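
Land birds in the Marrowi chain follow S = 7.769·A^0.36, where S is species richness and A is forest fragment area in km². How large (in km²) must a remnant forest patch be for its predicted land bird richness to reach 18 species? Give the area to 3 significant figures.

18 = 7.769 × A^0.36  ⇒  A^0.36 = 18/7.769 = 2.317
ln A = ln(2.317) / 0.36 = 0.8402 / 0.36 = 2.3340
A = e^2.3340 ≈ 10.32 km²

10.3 km²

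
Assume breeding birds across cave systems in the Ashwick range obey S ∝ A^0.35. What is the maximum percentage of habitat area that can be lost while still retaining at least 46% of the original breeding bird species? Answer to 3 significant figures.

Need (A_new/A_old)^0.35 = 0.46, so A_new/A_old = 0.46^(1/0.35) = 0.46^2.857
ln(A_new/A_old) = ln 0.46 / 0.35 = -0.7765 / 0.35 = -2.2187
A_new/A_old = e^-2.2187 ≈ 0.1088
Fraction that can be lost = 1 − 0.1088 = 0.8912

89.1%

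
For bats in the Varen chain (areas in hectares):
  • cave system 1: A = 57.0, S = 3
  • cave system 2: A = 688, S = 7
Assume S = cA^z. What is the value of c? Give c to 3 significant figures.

0.758

z = ln(S₂/S₁) / ln(A₂/A₁) = ln(7/3) / ln(688/57) = 0.8473 / 2.4907 = 0.3402
c = S₁ / A₁^z = 3 / 57^0.3402 = 3 / 3.957 = 0.7582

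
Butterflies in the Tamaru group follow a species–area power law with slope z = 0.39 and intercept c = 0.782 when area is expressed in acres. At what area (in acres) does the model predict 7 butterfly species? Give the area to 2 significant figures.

280 acres

7 = 0.782 × A^0.39  ⇒  A^0.39 = 7/0.782 = 8.951
ln A = ln(8.951) / 0.39 = 2.1918 / 0.39 = 5.6200
A = e^5.6200 ≈ 275.9 acres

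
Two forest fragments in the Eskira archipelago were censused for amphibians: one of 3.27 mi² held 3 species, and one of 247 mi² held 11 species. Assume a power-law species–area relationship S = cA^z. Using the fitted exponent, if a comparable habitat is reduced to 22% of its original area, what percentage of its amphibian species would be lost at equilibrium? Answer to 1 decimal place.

36.5%

z = ln(11/3) / ln(247/3.27) = 1.2993 / 4.3246 = 0.3004
S_new/S_old = (A_new/A_old)^z = 0.22^0.3004 = exp(0.3004 × -1.5141) = 0.6345
Fraction lost = 1 − 0.6345 = 0.3655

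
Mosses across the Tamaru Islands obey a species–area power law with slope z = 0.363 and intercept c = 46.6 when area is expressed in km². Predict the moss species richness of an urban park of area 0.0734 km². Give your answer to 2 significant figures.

18

S = 46.6 × 0.0734^0.363
ln S = ln 46.6 + 0.363 × ln 0.0734 = 3.8416 + 0.363 × -2.6118 = 2.8935
S = e^2.8935 ≈ 18.06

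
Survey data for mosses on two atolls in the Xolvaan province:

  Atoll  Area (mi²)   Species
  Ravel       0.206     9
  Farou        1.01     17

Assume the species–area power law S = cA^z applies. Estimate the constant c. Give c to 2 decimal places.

z = ln(S₂/S₁) / ln(A₂/A₁) = ln(17/9) / ln(1.01/0.206) = 0.6360 / 1.5898 = 0.4000
c = S₁ / A₁^z = 9 / 0.206^0.4000 = 9 / 0.5315 = 16.93

16.93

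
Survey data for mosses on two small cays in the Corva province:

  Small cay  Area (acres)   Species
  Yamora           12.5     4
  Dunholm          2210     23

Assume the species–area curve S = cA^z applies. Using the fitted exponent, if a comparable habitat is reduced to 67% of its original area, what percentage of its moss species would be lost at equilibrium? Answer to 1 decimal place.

z = ln(23/4) / ln(2210/12.5) = 1.7492 / 5.1750 = 0.3380
S_new/S_old = (A_new/A_old)^z = 0.67^0.3380 = exp(0.3380 × -0.4005) = 0.8734
Fraction lost = 1 − 0.8734 = 0.1266

12.7%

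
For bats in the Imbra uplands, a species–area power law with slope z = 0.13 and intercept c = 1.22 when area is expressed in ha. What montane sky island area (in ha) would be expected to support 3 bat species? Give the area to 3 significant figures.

1010 ha

3 = 1.22 × A^0.13  ⇒  A^0.13 = 3/1.22 = 2.459
ln A = ln(2.459) / 0.13 = 0.8998 / 0.13 = 6.9212
A = e^6.9212 ≈ 1014 ha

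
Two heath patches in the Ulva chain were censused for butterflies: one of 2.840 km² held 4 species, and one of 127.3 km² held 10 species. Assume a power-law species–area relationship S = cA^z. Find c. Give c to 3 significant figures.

z = ln(S₂/S₁) / ln(A₂/A₁) = ln(10/4) / ln(127.3/2.84) = 0.9163 / 3.8027 = 0.2410
c = S₁ / A₁^z = 4 / 2.84^0.2410 = 4 / 1.286 = 3.111

3.11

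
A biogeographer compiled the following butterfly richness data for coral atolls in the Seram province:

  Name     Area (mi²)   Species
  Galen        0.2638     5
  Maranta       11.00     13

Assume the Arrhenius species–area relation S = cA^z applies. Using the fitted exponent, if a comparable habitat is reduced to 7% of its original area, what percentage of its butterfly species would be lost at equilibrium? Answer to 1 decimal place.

z = ln(13/5) / ln(11/0.2638) = 0.9555 / 3.7305 = 0.2561
S_new/S_old = (A_new/A_old)^z = 0.07^0.2561 = exp(0.2561 × -2.6593) = 0.506
Fraction lost = 1 − 0.506 = 0.494

49.4%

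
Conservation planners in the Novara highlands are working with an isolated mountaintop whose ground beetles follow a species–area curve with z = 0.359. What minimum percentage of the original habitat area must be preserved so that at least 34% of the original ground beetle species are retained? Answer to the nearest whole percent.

5%

Need (A_new/A_old)^0.359 = 0.34, so A_new/A_old = 0.34^(1/0.359) = 0.34^2.786
ln(A_new/A_old) = ln 0.34 / 0.359 = -1.0788 / 0.359 = -3.0050
A_new/A_old = e^-3.0050 ≈ 0.04954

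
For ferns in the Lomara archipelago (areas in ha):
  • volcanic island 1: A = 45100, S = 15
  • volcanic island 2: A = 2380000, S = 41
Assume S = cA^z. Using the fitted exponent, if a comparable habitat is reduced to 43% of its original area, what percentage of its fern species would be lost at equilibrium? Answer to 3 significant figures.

z = ln(41/15) / ln(2380000/45100) = 1.0055 / 3.9660 = 0.2535
S_new/S_old = (A_new/A_old)^z = 0.43^0.2535 = exp(0.2535 × -0.8440) = 0.8074
Fraction lost = 1 − 0.8074 = 0.1926

19.3%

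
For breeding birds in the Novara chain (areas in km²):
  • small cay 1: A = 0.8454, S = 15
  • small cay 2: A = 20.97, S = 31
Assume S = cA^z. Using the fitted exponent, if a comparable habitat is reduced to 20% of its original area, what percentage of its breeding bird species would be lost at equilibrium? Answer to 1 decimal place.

30.5%

z = ln(31/15) / ln(20.97/0.8454) = 0.7259 / 3.2110 = 0.2261
S_new/S_old = (A_new/A_old)^z = 0.2^0.2261 = exp(0.2261 × -1.6094) = 0.695
Fraction lost = 1 − 0.695 = 0.305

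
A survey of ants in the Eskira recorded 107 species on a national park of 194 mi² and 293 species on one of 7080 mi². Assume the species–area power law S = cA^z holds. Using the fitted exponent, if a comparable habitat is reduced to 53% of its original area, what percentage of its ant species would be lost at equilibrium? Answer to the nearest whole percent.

z = ln(293/107) / ln(7080/194) = 1.0073 / 3.5972 = 0.2800
S_new/S_old = (A_new/A_old)^z = 0.53^0.2800 = exp(0.2800 × -0.6349) = 0.8371
Fraction lost = 1 − 0.8371 = 0.1629

16%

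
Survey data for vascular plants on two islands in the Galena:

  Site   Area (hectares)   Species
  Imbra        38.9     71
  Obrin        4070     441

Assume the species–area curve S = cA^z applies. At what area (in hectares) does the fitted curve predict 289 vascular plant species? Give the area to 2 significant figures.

1400 hectares

z = ln(441/71) / ln(4070/38.9) = 1.8264 / 4.6504 = 0.3927
c = 71 / 38.9^0.3927 = 71 / 4.211 = 16.86
A = (289/16.86)^(1/0.3927) ⇒ ln A = ln(17.14)/0.3927 = 7.2353
A = e^7.2353 ≈ 1388 hectares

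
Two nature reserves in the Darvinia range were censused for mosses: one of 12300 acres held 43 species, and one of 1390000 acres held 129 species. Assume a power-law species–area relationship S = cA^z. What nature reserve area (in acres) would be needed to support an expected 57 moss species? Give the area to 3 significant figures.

41400 acres

z = ln(129/43) / ln(1390000/12300) = 1.0986 / 4.7275 = 0.2324
c = 43 / 12300^0.2324 = 43 / 8.922 = 4.82
A = (57/4.82)^(1/0.2324) ⇒ ln A = ln(11.83)/0.2324 = 10.6302
A = e^10.6302 ≈ 41365 acres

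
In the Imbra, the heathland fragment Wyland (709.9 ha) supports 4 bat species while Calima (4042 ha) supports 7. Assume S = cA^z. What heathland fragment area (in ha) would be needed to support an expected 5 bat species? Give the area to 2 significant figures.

1400 ha

z = ln(7/4) / ln(4042/709.9) = 0.5596 / 1.7394 = 0.3217
c = 4 / 709.9^0.3217 = 4 / 8.267 = 0.4839
A = (5/0.4839)^(1/0.3217) ⇒ ln A = ln(10.33)/0.3217 = 7.2587
A = e^7.2587 ≈ 1420 ha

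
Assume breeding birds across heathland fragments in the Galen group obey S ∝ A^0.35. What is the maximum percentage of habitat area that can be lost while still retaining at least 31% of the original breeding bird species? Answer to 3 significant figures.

Need (A_new/A_old)^0.35 = 0.31, so A_new/A_old = 0.31^(1/0.35) = 0.31^2.857
ln(A_new/A_old) = ln 0.31 / 0.35 = -1.1712 / 0.35 = -3.3462
A_new/A_old = e^-3.3462 ≈ 0.03522
Fraction that can be lost = 1 − 0.03522 = 0.9648

96.5%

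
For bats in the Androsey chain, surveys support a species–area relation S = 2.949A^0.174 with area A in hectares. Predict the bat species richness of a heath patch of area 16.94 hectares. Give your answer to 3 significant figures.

S = 2.949 × 16.94^0.174
ln S = ln 2.949 + 0.174 × ln 16.94 = 1.0815 + 0.174 × 2.8297 = 1.5738
S = e^1.5738 ≈ 4.825

4.83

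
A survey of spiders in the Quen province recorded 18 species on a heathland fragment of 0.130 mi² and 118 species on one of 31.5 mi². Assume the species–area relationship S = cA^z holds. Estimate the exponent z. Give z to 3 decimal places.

0.342

Taking logs: ln S = ln c + z ln A, so z = (ln S₂ − ln S₁)/(ln A₂ − ln A₁).
z = ln(118/18) / ln(31.5/0.13) = ln(6.556) / ln(242.3) = 1.8803 / 5.4902 = 0.3425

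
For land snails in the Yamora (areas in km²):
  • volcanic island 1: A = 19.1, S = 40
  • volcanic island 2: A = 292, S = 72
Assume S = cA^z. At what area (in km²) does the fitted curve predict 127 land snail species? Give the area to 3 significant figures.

z = ln(72/40) / ln(292/19.1) = 0.5878 / 2.7271 = 0.2155
c = 40 / 19.1^0.2155 = 40 / 1.888 = 21.18
A = (127/21.18)^(1/0.2155) ⇒ ln A = ln(5.996)/0.2155 = 8.3098
A = e^8.3098 ≈ 4063 km²

4060 km²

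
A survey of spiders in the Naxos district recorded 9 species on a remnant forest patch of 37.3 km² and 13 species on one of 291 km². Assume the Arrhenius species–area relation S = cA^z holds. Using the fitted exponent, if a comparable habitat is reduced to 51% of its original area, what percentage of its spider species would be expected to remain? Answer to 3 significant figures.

z = ln(13/9) / ln(291/37.3) = 0.3677 / 2.0543 = 0.1790
S_new/S_old = (A_new/A_old)^z = 0.51^0.1790 = exp(0.1790 × -0.6733) = 0.8865

88.6%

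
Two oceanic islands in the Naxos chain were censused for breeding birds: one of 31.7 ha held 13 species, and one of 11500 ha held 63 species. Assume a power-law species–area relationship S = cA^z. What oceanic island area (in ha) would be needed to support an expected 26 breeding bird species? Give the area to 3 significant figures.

422 ha

z = ln(63/13) / ln(11500/31.7) = 1.5782 / 5.8938 = 0.2678
c = 13 / 31.7^0.2678 = 13 / 2.523 = 5.152
A = (26/5.152)^(1/0.2678) ⇒ ln A = ln(5.046)/0.2678 = 6.0449
A = e^6.0449 ≈ 422 ha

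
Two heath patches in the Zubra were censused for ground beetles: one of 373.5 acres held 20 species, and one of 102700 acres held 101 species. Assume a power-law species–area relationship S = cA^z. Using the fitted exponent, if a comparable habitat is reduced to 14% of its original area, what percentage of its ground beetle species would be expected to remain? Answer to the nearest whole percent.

57%

z = ln(101/20) / ln(102700/373.5) = 1.6194 / 5.6166 = 0.2883
S_new/S_old = (A_new/A_old)^z = 0.14^0.2883 = exp(0.2883 × -1.9661) = 0.5673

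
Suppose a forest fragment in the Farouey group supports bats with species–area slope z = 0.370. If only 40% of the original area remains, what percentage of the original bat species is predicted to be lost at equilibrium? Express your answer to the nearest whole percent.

29%

S_new/S_old = (A_new/A_old)^z = 0.4^0.37
= exp(0.37 × ln 0.4) = exp(0.37 × -0.9163) = exp(-0.3390) ≈ 0.7125
Fraction lost = 1 − 0.7125 = 0.2875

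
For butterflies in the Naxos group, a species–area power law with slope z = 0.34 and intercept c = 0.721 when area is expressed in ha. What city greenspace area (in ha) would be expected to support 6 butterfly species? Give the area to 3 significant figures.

509 ha

6 = 0.721 × A^0.34  ⇒  A^0.34 = 6/0.721 = 8.322
ln A = ln(8.322) / 0.34 = 2.1189 / 0.34 = 6.2320
A = e^6.2320 ≈ 508.8 ha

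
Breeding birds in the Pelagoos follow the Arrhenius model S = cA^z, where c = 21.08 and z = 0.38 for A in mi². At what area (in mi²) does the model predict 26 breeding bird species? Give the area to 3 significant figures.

1.74 mi²

26 = 21.08 × A^0.38  ⇒  A^0.38 = 26/21.08 = 1.233
ln A = ln(1.233) / 0.38 = 0.2098 / 0.38 = 0.5520
A = e^0.5520 ≈ 1.737 mi²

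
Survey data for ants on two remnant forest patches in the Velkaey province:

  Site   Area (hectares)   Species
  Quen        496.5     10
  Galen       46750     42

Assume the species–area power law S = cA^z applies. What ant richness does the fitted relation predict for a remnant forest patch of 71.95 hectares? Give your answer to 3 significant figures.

z = ln(42/10) / ln(46750/496.5) = 1.4351 / 4.5450 = 0.3158
c = 10 / 496.5^0.3158 = 10 / 7.1 = 1.409
S₃ = 1.409 × 71.95^0.3158 = 1.409 × 3.858 ≈ 5.434

5.43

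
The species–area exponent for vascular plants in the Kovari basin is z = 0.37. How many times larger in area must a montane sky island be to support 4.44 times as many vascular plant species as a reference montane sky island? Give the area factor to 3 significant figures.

56.2

(A₂/A₁)^0.37 = 4.44, so A₂/A₁ = 4.44^(1/0.37) = 4.44^2.703
ln(A₂/A₁) = ln 4.44 / 0.37 = 1.4907 / 0.37 = 4.0288
A₂/A₁ = e^4.0288 ≈ 56.19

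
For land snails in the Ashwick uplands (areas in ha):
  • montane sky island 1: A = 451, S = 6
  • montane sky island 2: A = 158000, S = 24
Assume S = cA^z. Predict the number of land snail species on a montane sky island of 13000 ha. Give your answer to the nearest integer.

13

z = ln(24/6) / ln(158000/451) = 1.3863 / 5.8589 = 0.2366
c = 6 / 451^0.2366 = 6 / 4.246 = 1.413
S₃ = 1.413 × 13000^0.2366 = 1.413 × 9.406 ≈ 13.29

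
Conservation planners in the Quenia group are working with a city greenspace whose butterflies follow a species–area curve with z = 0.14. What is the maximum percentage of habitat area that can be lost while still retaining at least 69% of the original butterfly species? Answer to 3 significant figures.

Need (A_new/A_old)^0.14 = 0.69, so A_new/A_old = 0.69^(1/0.14) = 0.69^7.143
ln(A_new/A_old) = ln 0.69 / 0.14 = -0.3711 / 0.14 = -2.6505
A_new/A_old = e^-2.6505 ≈ 0.07062
Fraction that can be lost = 1 − 0.07062 = 0.9294

92.9%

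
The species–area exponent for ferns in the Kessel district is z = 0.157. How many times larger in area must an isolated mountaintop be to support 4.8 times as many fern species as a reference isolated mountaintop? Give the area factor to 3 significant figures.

21800

(A₂/A₁)^0.157 = 4.8, so A₂/A₁ = 4.8^(1/0.157) = 4.8^6.369
ln(A₂/A₁) = ln 4.8 / 0.157 = 1.5686 / 0.157 = 9.9912
A₂/A₁ = e^9.9912 ≈ 21833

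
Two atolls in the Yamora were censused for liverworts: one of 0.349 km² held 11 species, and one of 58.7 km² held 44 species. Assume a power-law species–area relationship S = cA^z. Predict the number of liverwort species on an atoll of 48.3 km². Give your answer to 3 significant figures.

41.7

z = ln(44/11) / ln(58.7/0.349) = 1.3863 / 5.1251 = 0.2705
c = 11 / 0.349^0.2705 = 11 / 0.7522 = 14.62
S₃ = 14.62 × 48.3^0.2705 = 14.62 × 2.854 ≈ 41.74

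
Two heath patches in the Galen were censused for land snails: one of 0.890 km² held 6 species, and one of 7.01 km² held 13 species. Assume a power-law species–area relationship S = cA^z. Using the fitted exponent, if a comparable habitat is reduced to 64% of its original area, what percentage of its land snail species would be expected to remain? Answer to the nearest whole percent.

85%

z = ln(13/6) / ln(7.01/0.89) = 0.7732 / 2.0639 = 0.3746
S_new/S_old = (A_new/A_old)^z = 0.64^0.3746 = exp(0.3746 × -0.4463) = 0.846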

EXERCISE REQUIREMENTS ::
There is a line above that contains "The species–area exponent for ferns". Copy it and all later lines through the last, exactly, and leave out the rest.

RESPONSE BOX ::
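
The species–area exponent for ferns in the Kessel district is z = 0.157. How many times larger in area must an isolated mountaintop be to support 4.8 times as many fern species as a reference isolated mountaintop? Give the area factor to 3 significant figures.

21800

(A₂/A₁)^0.157 = 4.8, so A₂/A₁ = 4.8^(1/0.157) = 4.8^6.369
ln(A₂/A₁) = ln 4.8 / 0.157 = 1.5686 / 0.157 = 9.9912
A₂/A₁ = e^9.9912 ≈ 21833

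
Two atolls in the Yamora were censused for liverworts: one of 0.349 km² held 11 species, and one of 58.7 km² held 44 species. Assume a power-law species–area relationship S = cA^z. Predict the number of liverwort species on an atoll of 48.3 km². Give your answer to 3 significant figures.

41.7

z = ln(44/11) / ln(58.7/0.349) = 1.3863 / 5.1251 = 0.2705
c = 11 / 0.349^0.2705 = 11 / 0.7522 = 14.62
S₃ = 14.62 × 48.3^0.2705 = 14.62 × 2.854 ≈ 41.74

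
Two heath patches in the Galen were censused for land snails: one of 0.890 km² held 6 species, and one of 7.01 km² held 13 species. Assume a power-law species–area relationship S = cA^z. Using the fitted exponent, if a comparable habitat is reduced to 64% of its original area, what percentage of its land snail species would be expected to remain? Answer to the nearest whole percent.

85%

z = ln(13/6) / ln(7.01/0.89) = 0.7732 / 2.0639 = 0.3746
S_new/S_old = (A_new/A_old)^z = 0.64^0.3746 = exp(0.3746 × -0.4463) = 0.846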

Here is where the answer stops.